→ YOUR TASK: Retype exactly the lines from the one holding "Determine δS/S as a percent." through the final line of the data, both included.

→ Collected data:
---

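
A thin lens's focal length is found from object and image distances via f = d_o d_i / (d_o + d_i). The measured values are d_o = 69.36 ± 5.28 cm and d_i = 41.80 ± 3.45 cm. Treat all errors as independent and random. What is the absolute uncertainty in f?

∂f/∂d_o = (d_i/(d_o+d_i))² = 0.141;  ∂f/∂d_i = (d_o/(d_o+d_i))² = 0.389
δf = √((∂f/∂d_o · δd_o)² + (∂f/∂d_i · δd_i)²) = √(0.557 + 1.80) = 1.54 cm

1.54 cm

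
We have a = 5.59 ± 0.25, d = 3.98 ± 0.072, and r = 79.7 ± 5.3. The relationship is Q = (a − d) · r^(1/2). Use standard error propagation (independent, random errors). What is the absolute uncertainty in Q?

Let u = a − d = 1.61. δu = √(δa² + δd²) = √(0.0625 + 0.00518) = 0.260, so δu/u = 0.162.
Q is then a monomial in u, r:
δQ/Q = √((δu/u)² + (½·δr/r)²) = √(0.0261 + 0.00111) = 0.165
Q = 14.4, so δQ = 0.165 × 14.4 = 2.37.

2.37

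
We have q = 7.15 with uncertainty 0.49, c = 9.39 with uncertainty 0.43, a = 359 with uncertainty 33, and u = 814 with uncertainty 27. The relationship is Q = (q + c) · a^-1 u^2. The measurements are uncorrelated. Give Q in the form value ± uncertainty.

Let w = q + c = 16.5. δw = √(δq² + δc²) = √(0.240 + 0.185) = 0.652, so δw/w = 0.0394.
Q is then a monomial in w, a, u:
δQ/Q = √((δw/w)² + (-1·δa/a)² + (2·δu/u)²) = √(0.00155 + 0.00845 + 0.00440) = 0.120
Q = 30500, so δQ = 0.120 × 30500 = 3660.

30500 ± 3660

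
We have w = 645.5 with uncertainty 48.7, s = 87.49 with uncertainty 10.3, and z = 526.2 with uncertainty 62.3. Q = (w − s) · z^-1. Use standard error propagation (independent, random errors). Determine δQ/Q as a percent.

Let u = w − s = 558.0. δu = √(δw² + δs²) = √(2370 + 106) = 49.8, so δu/u = 0.0892.
Q is then a monomial in u, z:
δQ/Q = √((δu/u)² + (-1·δz/z)²) = √(0.00796 + 0.0140) = 0.148

14.8%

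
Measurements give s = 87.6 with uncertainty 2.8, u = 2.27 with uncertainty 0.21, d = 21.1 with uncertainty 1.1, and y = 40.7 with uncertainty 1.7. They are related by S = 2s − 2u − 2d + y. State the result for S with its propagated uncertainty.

169 ± 6.27

For a sum/difference, combine absolute errors in quadrature:
  (2·δs)² = 31.4;  (2·δu)² = 0.176;  (2·δd)² = 4.84;  (δy)² = 2.89
δS = √(39.3) = 6.27
S = 169.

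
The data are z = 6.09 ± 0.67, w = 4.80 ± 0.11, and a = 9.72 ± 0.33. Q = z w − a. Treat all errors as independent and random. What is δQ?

Let p = z·w = 29.2. δp/p = √((1·δz/z)² + (1·δw/w)²) = √(0.0121 + 0.000525) = 0.112, so δp = 3.29.
Q = p − a: δQ = √(δp² + δa²) = √(10.8 + 0.109) = 3.30

3.30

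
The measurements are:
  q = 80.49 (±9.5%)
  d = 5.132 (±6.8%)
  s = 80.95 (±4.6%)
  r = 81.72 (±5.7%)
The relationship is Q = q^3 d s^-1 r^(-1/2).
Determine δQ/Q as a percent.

Relative error in a monomial: (δQ/Q)² = Σ (nᵢ · δxᵢ/xᵢ)².
  (3·δq/q)² = (3×0.0950)² = 0.0812;  (1·δd/d)² = (1×0.0680)² = 0.00462;  (-1·δs/s)² = (-1×0.0460)² = 0.00212;  (−½·δr/r)² = (-0.5×0.0570)² = 0.000812
δQ/Q = √(0.0888) = 0.298

29.8%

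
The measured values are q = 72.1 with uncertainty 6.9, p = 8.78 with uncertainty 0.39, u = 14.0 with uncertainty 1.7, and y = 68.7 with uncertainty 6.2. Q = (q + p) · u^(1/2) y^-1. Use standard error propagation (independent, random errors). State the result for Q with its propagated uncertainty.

Let w = q + p = 80.9. δw = √(δq² + δp²) = √(47.6 + 0.152) = 6.91, so δw/w = 0.0854.
Q is then a monomial in w, u, y:
δQ/Q = √((δw/w)² + (½·δu/u)² + (-1·δy/y)²) = √(0.00730 + 0.00369 + 0.00814) = 0.138
Q = 4.41, so δQ = 0.138 × 4.41 = 0.609.

4.41 ± 0.609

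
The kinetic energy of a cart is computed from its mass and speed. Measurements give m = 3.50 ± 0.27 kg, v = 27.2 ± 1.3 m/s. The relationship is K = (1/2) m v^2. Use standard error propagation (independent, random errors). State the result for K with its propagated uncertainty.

Products/powers → add relative errors in quadrature, weighted by exponent:
  (1·δm/m)² = (1×0.0771)² = 0.00595;  (2·δv/v)² = (2×0.0478)² = 0.00914
δK/K = √(0.0151) = 0.123
K = 1290 J, so δK = 0.123 × 1290 = 159 J.

1290 ± 159 J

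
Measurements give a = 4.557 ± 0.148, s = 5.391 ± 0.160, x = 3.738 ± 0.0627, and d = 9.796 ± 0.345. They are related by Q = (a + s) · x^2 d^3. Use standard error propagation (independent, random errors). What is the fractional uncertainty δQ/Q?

0.113

Let u = a + s = 9.948. δu = √(δa² + δs²) = √(0.0219 + 0.0256) = 0.218, so δu/u = 0.0219.
Q is then a monomial in u, x, d:
δQ/Q = √((δu/u)² + (2·δx/x)² + (3·δd/d)²) = √(0.000480 + 0.00113 + 0.0112) = 0.113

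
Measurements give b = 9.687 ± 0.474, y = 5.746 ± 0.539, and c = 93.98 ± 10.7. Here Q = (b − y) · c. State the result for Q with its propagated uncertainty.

Let u = b − y = 3.941. δu = √(δb² + δy²) = √(0.225 + 0.291) = 0.718, so δu/u = 0.182.
Q is then a monomial in u, c:
δQ/Q = √((δu/u)² + (1·δc/c)²) = √(0.0332 + 0.0130) = 0.215
Q = 370.4, so δQ = 0.215 × 370.4 = 79.6.

370.4 ± 79.6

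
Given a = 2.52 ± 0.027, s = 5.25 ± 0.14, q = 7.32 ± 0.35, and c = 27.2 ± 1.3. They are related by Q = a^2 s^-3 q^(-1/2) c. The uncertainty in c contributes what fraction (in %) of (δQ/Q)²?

(δQ/Q)² = (2·δa/a)² + (-3·δs/s)² + (−½·δq/q)² + (1·δc/c)²
  a term: (2×0.0107)² = 0.000459
  s term: (-3×0.0267)² = 0.00640
  q term: (-0.5×0.0478)² = 0.000572
  c term: (1×0.0478)² = 0.00228
Total = 0.00972. Share from c = 0.00228/0.00972 = 0.235.

23.5%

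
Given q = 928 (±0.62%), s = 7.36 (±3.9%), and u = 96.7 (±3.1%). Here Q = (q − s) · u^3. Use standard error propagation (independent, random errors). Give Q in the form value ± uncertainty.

Let w = q − s = 921. δw = √(δq² + δs²) = √(33.1 + 0.0824) = 5.76, so δw/w = 0.00626.
Q is then a monomial in w, u:
δQ/Q = √((δw/w)² + (3·δu/u)²) = √(3.92e-05 + 0.00865) = 0.0932
Q = 8.32e+08, so δQ = 0.0932 × 8.32e+08 = 7.76e+07.

(8.32 ± 0.776) × 10^8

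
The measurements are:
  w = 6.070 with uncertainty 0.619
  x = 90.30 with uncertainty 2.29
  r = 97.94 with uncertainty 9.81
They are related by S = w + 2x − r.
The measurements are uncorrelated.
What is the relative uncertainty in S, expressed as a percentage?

S is a linear combination, so absolute uncertainties add in quadrature:
  (δw)² = 0.383;  (2·δx)² = 21.0;  (δr)² = 96.2
δS = √(118) = 10.8
S = 88.73, so δS/S = 10.8/88.73 = 0.122.

12.2%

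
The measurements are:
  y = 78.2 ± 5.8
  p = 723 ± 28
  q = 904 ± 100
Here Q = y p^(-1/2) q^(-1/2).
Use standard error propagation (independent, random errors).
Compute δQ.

For a monomial Q ∝ y, p^(-1/2), q^(-1/2), fractional errors add in quadrature:
  (1·δy/y)² = (1×0.0742)² = 0.00550;  (−½·δp/p)² = (-0.5×0.0387)² = 0.000375;  (−½·δq/q)² = (-0.5×0.111)² = 0.00306
δQ/Q = √(0.00894) = 0.0945
Q = 0.0967, so δQ = 0.0945 × 0.0967 = 0.00914.

0.00914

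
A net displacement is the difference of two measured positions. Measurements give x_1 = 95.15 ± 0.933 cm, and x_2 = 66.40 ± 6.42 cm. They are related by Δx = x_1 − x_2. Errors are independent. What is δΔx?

6.49 cm

Δx is a linear combination, so absolute uncertainties add in quadrature:
  (δx_1)² = 0.870;  (δx_2)² = 41.2
δΔx = √(42.1) = 6.49 cm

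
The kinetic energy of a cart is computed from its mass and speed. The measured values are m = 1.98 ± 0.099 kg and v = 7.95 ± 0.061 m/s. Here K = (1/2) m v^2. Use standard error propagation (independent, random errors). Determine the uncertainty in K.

3.27 J

Each factor contributes (exponent × relative error)² to (δK/K)²:
  (1·δm/m)² = (1×0.0500)² = 0.00250;  (2·δv/v)² = (2×0.00767)² = 0.000235
δK/K = √(0.00274) = 0.0523
K = 62.6 J, so δK = 0.0523 × 62.6 = 3.27 J.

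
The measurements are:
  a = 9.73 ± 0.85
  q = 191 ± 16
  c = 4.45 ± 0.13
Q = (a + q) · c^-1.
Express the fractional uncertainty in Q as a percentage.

8.50%

Let u = a + q = 201. δu = √(δa² + δq²) = √(0.722 + 256) = 16.0, so δu/u = 0.0798.
Q is then a monomial in u, c:
δQ/Q = √((δu/u)² + (-1·δc/c)²) = √(0.00637 + 0.000853) = 0.0850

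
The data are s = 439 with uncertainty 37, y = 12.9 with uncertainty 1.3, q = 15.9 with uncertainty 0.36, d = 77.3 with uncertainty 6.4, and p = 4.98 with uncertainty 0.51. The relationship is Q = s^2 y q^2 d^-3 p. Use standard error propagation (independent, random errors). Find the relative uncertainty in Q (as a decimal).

0.336

For a monomial Q ∝ s^2, y, q^2, d^-3, p, fractional errors add in quadrature:
  (2·δs/s)² = (2×0.0843)² = 0.0284;  (1·δy/y)² = (1×0.101)² = 0.0102;  (2·δq/q)² = (2×0.0226)² = 0.00205;  (-3·δd/d)² = (-3×0.0828)² = 0.0617;  (1·δp/p)² = (1×0.102)² = 0.0105
δQ/Q = √(0.113) = 0.336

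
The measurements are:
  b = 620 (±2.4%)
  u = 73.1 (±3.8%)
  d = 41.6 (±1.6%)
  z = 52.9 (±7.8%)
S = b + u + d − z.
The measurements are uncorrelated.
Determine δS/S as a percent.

S is a linear combination, so absolute uncertainties add in quadrature:
  (δb)² = 221;  (δu)² = 7.72;  (δd)² = 0.443;  (δz)² = 17.0
δS = √(247) = 15.7
S = 682, so δS/S = 15.7/682 = 0.0230.

2.30%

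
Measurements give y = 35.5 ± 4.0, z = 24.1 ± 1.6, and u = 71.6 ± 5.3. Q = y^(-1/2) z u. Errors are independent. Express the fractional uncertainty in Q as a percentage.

11.4%

Each factor contributes (exponent × relative error)² to (δQ/Q)²:
  (−½·δy/y)² = (-0.5×0.113)² = 0.00317;  (1·δz/z)² = (1×0.0664)² = 0.00441;  (1·δu/u)² = (1×0.0740)² = 0.00548
δQ/Q = √(0.0131) = 0.114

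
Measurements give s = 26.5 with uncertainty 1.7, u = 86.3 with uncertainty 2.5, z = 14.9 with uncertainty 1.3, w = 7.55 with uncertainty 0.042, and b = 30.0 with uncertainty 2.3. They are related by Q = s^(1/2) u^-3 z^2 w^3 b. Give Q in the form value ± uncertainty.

23.0 ± 4.88

Products/powers → add relative errors in quadrature, weighted by exponent:
  (½·δs/s)² = (0.5×0.0642)² = 0.00103;  (-3·δu/u)² = (-3×0.0290)² = 0.00755;  (2·δz/z)² = (2×0.0872)² = 0.0304;  (3·δw/w)² = (3×0.00556)² = 0.000279;  (1·δb/b)² = (1×0.0767)² = 0.00588
δQ/Q = √(0.0452) = 0.213
Q = 23.0, so δQ = 0.213 × 23.0 = 4.88.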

---

→ SOLUTION FOR THIS PROBLEM:
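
Determine δS/S as a percent.

S is a linear combination, so absolute uncertainties add in quadrature:
  (δb)² = 221;  (δu)² = 7.72;  (δd)² = 0.443;  (δz)² = 17.0
δS = √(247) = 15.7
S = 682, so δS/S = 15.7/682 = 0.0230.

2.30%

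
Measurements give y = 35.5 ± 4.0, z = 24.1 ± 1.6, and u = 71.6 ± 5.3. Q = y^(-1/2) z u. Errors are independent. Express the fractional uncertainty in Q as a percentage.

11.4%

Each factor contributes (exponent × relative error)² to (δQ/Q)²:
  (−½·δy/y)² = (-0.5×0.113)² = 0.00317;  (1·δz/z)² = (1×0.0664)² = 0.00441;  (1·δu/u)² = (1×0.0740)² = 0.00548
δQ/Q = √(0.0131) = 0.114

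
Measurements give s = 26.5 with uncertainty 1.7, u = 86.3 with uncertainty 2.5, z = 14.9 with uncertainty 1.3, w = 7.55 with uncertainty 0.042, and b = 30.0 with uncertainty 2.3. They are related by Q = s^(1/2) u^-3 z^2 w^3 b. Give Q in the form value ± uncertainty.

23.0 ± 4.88

Products/powers → add relative errors in quadrature, weighted by exponent:
  (½·δs/s)² = (0.5×0.0642)² = 0.00103;  (-3·δu/u)² = (-3×0.0290)² = 0.00755;  (2·δz/z)² = (2×0.0872)² = 0.0304;  (3·δw/w)² = (3×0.00556)² = 0.000279;  (1·δb/b)² = (1×0.0767)² = 0.00588
δQ/Q = √(0.0452) = 0.213
Q = 23.0, so δQ = 0.213 × 23.0 = 4.88.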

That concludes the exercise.